Output range, inclusive: from the line containing "6. If w is true then b is true." to the line containing "Solve the following". Restate those lines from the data below word for word and only those.

* _Dataset extract_

________________________

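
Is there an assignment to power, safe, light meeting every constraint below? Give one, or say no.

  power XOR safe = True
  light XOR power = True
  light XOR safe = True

No satisfying assignment exists.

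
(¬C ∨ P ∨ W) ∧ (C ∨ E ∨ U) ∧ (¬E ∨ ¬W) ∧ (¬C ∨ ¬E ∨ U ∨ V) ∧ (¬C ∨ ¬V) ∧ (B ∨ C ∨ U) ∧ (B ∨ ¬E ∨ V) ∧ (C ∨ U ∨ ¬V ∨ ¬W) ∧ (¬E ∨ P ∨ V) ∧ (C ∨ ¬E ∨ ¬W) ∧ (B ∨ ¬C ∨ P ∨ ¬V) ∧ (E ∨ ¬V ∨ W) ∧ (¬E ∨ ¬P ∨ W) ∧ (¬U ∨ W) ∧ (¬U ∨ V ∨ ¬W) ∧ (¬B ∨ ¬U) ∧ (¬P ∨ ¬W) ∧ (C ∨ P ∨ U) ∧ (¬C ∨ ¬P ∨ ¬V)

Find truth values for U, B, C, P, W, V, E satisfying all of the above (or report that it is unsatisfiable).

U = False, B = True, C = True, P = False, W = True, V = False, E = False

Set U = False.
Set B = True.
Try C = False:
  (C ∨ E ∨ U) forces E = True.
  (¬E ∨ ¬W) forces W = False.
  (¬E ∨ ¬P ∨ W) forces P = False.
  clause (C ∨ P ∨ U) is falsified — backtrack.
So C = True.
  then (¬C ∨ ¬V) forces V = False.
  then (¬C ∨ ¬E ∨ U ∨ V) forces E = False.
Set P = False.
  then (¬C ∨ P ∨ W) forces W = True.
All clauses satisfied.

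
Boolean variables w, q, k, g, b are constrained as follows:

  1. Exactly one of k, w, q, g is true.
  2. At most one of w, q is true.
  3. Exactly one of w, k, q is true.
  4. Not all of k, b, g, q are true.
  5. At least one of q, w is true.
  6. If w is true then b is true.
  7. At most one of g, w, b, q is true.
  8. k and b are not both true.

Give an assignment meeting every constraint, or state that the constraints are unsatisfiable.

w = False, q = True, k = False, g = False, b = False

  (1) {k, w, q, g}: 1 true — exactly one ✓
  (2) {w, q}: 1 true — at most one ✓
  (3) {w, k, q}: 1 true — exactly one ✓
  (4) {k, b, g, q}: 1/4 true — not all ✓
  (5) {q, w}: 1 true — at least one ✓
  (6) w=F ⇒ b: vacuous ✓
  (7) {g, w, b, q}: 1 true — at most one ✓
  (8) k=F, b=F — not both ✓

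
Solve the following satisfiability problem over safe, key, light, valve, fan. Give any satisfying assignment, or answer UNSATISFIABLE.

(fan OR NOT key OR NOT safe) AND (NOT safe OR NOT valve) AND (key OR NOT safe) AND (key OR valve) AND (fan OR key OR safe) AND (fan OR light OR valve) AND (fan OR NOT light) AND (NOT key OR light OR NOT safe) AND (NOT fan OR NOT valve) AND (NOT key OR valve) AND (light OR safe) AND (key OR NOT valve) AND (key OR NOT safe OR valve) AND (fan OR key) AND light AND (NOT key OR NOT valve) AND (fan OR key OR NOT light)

Case key = True:
  (NOT key OR valve) forces valve = True.
  Clause (NOT key OR NOT valve) is falsified — contradiction.
Case key = False:
  (key OR NOT safe) forces safe = False.
  (key OR valve) forces valve = True.
  Clause (key OR NOT valve) is falsified — contradiction.
Both cases fail, so the formula is unsatisfiable.

Unsatisfiable — no assignment works.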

________________________

* _Task output_
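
  6. If w is true then b is true.
  7. At most one of g, w, b, q is true.
  8. k and b are not both true.

Give an assignment meeting every constraint, or state that the constraints are unsatisfiable.

w = False, q = True, k = False, g = False, b = False

  (1) {k, w, q, g}: 1 true — exactly one ✓
  (2) {w, q}: 1 true — at most one ✓
  (3) {w, k, q}: 1 true — exactly one ✓
  (4) {k, b, g, q}: 1/4 true — not all ✓
  (5) {q, w}: 1 true — at least one ✓
  (6) w=F ⇒ b: vacuous ✓
  (7) {g, w, b, q}: 1 true — at most one ✓
  (8) k=F, b=F — not both ✓

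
Solve the following satisfiability problem over safe, key, light, valve, fan. Give any satisfying assignment, or answer UNSATISFIABLE.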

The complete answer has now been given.